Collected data
○ ○ ○ ○
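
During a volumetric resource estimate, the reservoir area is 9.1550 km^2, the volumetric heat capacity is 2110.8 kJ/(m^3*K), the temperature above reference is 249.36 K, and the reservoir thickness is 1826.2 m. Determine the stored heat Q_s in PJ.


Step 1: Vr = A*1e6*hr = 9.155*1e6*1826.2 = 1.671886e+10 m^3
Step 2: Q_s = Vr*rhoc*dT/1e12 = 1.671886e+10*2110.8*249.36/1e12 = 8800.0 PJ
Q_s = 8800.0 PJ


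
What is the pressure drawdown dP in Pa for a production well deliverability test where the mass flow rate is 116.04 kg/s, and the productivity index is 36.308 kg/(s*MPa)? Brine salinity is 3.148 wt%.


dP = mdot * 1000 / PI
dP = 116.04 * 1000 / 36.308
dP = 3195.990 kPa
Convert: 3195.990 kPa * 1000.0 = 3.1960e+06 Pa
dP = 3.1960e+06 Pa


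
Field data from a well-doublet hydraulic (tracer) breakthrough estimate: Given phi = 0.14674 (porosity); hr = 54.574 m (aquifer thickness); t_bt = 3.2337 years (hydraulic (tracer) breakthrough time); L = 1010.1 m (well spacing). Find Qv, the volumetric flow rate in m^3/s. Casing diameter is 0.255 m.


Qv = pi*hr*phi*L^2 / (3*t_bt*365.25*86400)
Qv = pi*54.574*0.14674*1010.1^2 / (3*3.2337*365.25*86400)
Qv = 0.083847 m^3/s


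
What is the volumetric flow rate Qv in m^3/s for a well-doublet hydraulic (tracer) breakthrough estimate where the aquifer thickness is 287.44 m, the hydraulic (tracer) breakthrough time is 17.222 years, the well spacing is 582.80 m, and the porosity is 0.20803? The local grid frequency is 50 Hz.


Qv = pi*hr*phi*L^2 / (3*t_bt*365.25*86400)
Qv = pi*287.44*0.20803*582.80^2 / (3*17.222*365.25*86400)
Qv = 0.039134 m^3/s


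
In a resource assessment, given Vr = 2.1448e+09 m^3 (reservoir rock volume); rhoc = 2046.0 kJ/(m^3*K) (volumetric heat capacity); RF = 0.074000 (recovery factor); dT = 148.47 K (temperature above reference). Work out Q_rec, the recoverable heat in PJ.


Step 1: Q_s = Vr*rhoc*dT/1e12 = 2.1448e+09*2046.0*148.47/1e12 = 651.5251 PJ
Step 2: Q_rec = Q_s * RF = 651.5251 * 0.074 = 48.213 PJ
Q_rec = 48.213 PJ


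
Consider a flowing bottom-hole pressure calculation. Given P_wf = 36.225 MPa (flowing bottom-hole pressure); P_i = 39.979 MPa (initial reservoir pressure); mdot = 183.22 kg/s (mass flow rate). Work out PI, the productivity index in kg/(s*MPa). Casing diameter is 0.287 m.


PI = mdot / (P_i - P_wf)
PI = 183.22 / (39.979 - 36.225)
PI = 48.807 kg/(s*MPa)


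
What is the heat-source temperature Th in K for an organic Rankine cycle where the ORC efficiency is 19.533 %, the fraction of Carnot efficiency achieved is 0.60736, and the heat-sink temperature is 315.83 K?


Th = Tc / (1 - (eta_orc/100)/f)
Th = 315.83 / (1 - (19.533/100)/0.60736)
Th = 465.55 K


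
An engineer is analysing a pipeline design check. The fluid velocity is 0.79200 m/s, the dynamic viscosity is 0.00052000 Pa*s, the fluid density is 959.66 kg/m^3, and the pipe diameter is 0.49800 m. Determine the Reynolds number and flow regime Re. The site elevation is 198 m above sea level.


Step 1: Re = rho*vel*D/mu = 959.66*0.792*0.498/0.00052 = 7.2789e+05
Step 2: Re = 7.2789e+05 > 4000, so flow is turbulent.
Re = 7.2789e+05 (turbulent)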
○ ○ ○ ○
Retype the records above exactly, so that no line differs from its source.

Reply to the exercise
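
During a volumetric resource estimate, the reservoir area is 9.1550 km^2, the volumetric heat capacity is 2110.8 kJ/(m^3*K), the temperature above reference is 249.36 K, and the reservoir thickness is 1826.2 m. Determine the stored heat Q_s in PJ.


Step 1: Vr = A*1e6*hr = 9.155*1e6*1826.2 = 1.671886e+10 m^3
Step 2: Q_s = Vr*rhoc*dT/1e12 = 1.671886e+10*2110.8*249.36/1e12 = 8800.0 PJ
Q_s = 8800.0 PJ


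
What is the pressure drawdown dP in Pa for a production well deliverability test where the mass flow rate is 116.04 kg/s, and the productivity index is 36.308 kg/(s*MPa)? Brine salinity is 3.148 wt%.


dP = mdot * 1000 / PI
dP = 116.04 * 1000 / 36.308
dP = 3195.990 kPa
Convert: 3195.990 kPa * 1000.0 = 3.1960e+06 Pa
dP = 3.1960e+06 Pa


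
Field data from a well-doublet hydraulic (tracer) breakthrough estimate: Given phi = 0.14674 (porosity); hr = 54.574 m (aquifer thickness); t_bt = 3.2337 years (hydraulic (tracer) breakthrough time); L = 1010.1 m (well spacing). Find Qv, the volumetric flow rate in m^3/s. Casing diameter is 0.255 m.


Qv = pi*hr*phi*L^2 / (3*t_bt*365.25*86400)
Qv = pi*54.574*0.14674*1010.1^2 / (3*3.2337*365.25*86400)
Qv = 0.083847 m^3/s


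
What is the volumetric flow rate Qv in m^3/s for a well-doublet hydraulic (tracer) breakthrough estimate where the aquifer thickness is 287.44 m, the hydraulic (tracer) breakthrough time is 17.222 years, the well spacing is 582.80 m, and the porosity is 0.20803? The local grid frequency is 50 Hz.


Qv = pi*hr*phi*L^2 / (3*t_bt*365.25*86400)
Qv = pi*287.44*0.20803*582.80^2 / (3*17.222*365.25*86400)
Qv = 0.039134 m^3/s


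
In a resource assessment, given Vr = 2.1448e+09 m^3 (reservoir rock volume); rhoc = 2046.0 kJ/(m^3*K) (volumetric heat capacity); RF = 0.074000 (recovery factor); dT = 148.47 K (temperature above reference). Work out Q_rec, the recoverable heat in PJ.


Step 1: Q_s = Vr*rhoc*dT/1e12 = 2.1448e+09*2046.0*148.47/1e12 = 651.5251 PJ
Step 2: Q_rec = Q_s * RF = 651.5251 * 0.074 = 48.213 PJ
Q_rec = 48.213 PJ


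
Consider a flowing bottom-hole pressure calculation. Given P_wf = 36.225 MPa (flowing bottom-hole pressure); P_i = 39.979 MPa (initial reservoir pressure); mdot = 183.22 kg/s (mass flow rate). Work out PI, the productivity index in kg/(s*MPa). Casing diameter is 0.287 m.


PI = mdot / (P_i - P_wf)
PI = 183.22 / (39.979 - 36.225)
PI = 48.807 kg/(s*MPa)


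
What is the heat-source temperature Th in K for an organic Rankine cycle where the ORC efficiency is 19.533 %, the fraction of Carnot efficiency achieved is 0.60736, and the heat-sink temperature is 315.83 K?


Th = Tc / (1 - (eta_orc/100)/f)
Th = 315.83 / (1 - (19.533/100)/0.60736)
Th = 465.55 K


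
An engineer is analysing a pipeline design check. The fluid velocity is 0.79200 m/s, the dynamic viscosity is 0.00052000 Pa*s, the fluid density is 959.66 kg/m^3, and the pipe diameter is 0.49800 m. Determine the Reynolds number and flow regime Re. The site elevation is 198 m above sea level.


Step 1: Re = rho*vel*D/mu = 959.66*0.792*0.498/0.00052 = 7.2789e+05
Step 2: Re = 7.2789e+05 > 4000, so flow is turbulent.
Re = 7.2789e+05 (turbulent)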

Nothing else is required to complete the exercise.